> **WHAT THE EXERCISE ASKS**: Please give an exact transcription of the lines below, from the one that contains "Consider the market" to the very last, with no other lines.

Stored items:
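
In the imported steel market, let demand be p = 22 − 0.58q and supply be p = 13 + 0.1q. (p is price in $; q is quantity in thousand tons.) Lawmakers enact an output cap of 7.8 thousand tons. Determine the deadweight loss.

$10.04 thousand

Competitive equilibrium: 22 − 0.58q = 13 + 0.1q → q* = 13.2353, p* = 14.3235.
At q = 7.8: demand price = 22 − 0.58·7.8 = 17.476; supply price = 13 + 0.1·7.8 = 13.78.
Δq = 13.2353 − 7.8 = 5.4353; wedge = 17.476 − 13.78 = 3.696.
Welfare loss = ½ × 5.4353 × 3.696 = $10.04 thousand.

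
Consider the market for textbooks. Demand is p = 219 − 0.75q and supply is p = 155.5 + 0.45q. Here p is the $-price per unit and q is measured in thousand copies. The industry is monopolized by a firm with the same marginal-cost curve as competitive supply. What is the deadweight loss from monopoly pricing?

Competitive equilibrium: 219 − 0.75q = 155.5 + 0.45q → q* = 52.9167, p* = 179.3125.
Marginal revenue: MR = 219 − 1.5q. Set MR = MC: 219 − 1.5q = 155.5 + 0.45q → q_m = 32.5641.
Price p_m = 219 − 0.75·32.5641 = 194.5769; MC(q_m) = 155.5 + 0.45·32.5641 = 170.1538.
Competitive q* = 52.9167, so Δq = 20.3526; wedge = 194.5769 − 170.1538 = 24.4231.
The triangle = ½ × 20.3526 × 24.4231 = $248.54 thousand.

$248.54 thousand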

> **THE ANSWER**:
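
Consider the market for textbooks. Demand is p = 219 − 0.75q and supply is p = 155.5 + 0.45q. Here p is the $-price per unit and q is measured in thousand copies. The industry is monopolized by a firm with the same marginal-cost curve as competitive supply. What is the deadweight loss from monopoly pricing?

Competitive equilibrium: 219 − 0.75q = 155.5 + 0.45q → q* = 52.9167, p* = 179.3125.
Marginal revenue: MR = 219 − 1.5q. Set MR = MC: 219 − 1.5q = 155.5 + 0.45q → q_m = 32.5641.
Price p_m = 219 − 0.75·32.5641 = 194.5769; MC(q_m) = 155.5 + 0.45·32.5641 = 170.1538.
Competitive q* = 52.9167, so Δq = 20.3526; wedge = 194.5769 − 170.1538 = 24.4231.
The triangle = ½ × 20.3526 × 24.4231 = $248.54 thousand.

$248.54 thousand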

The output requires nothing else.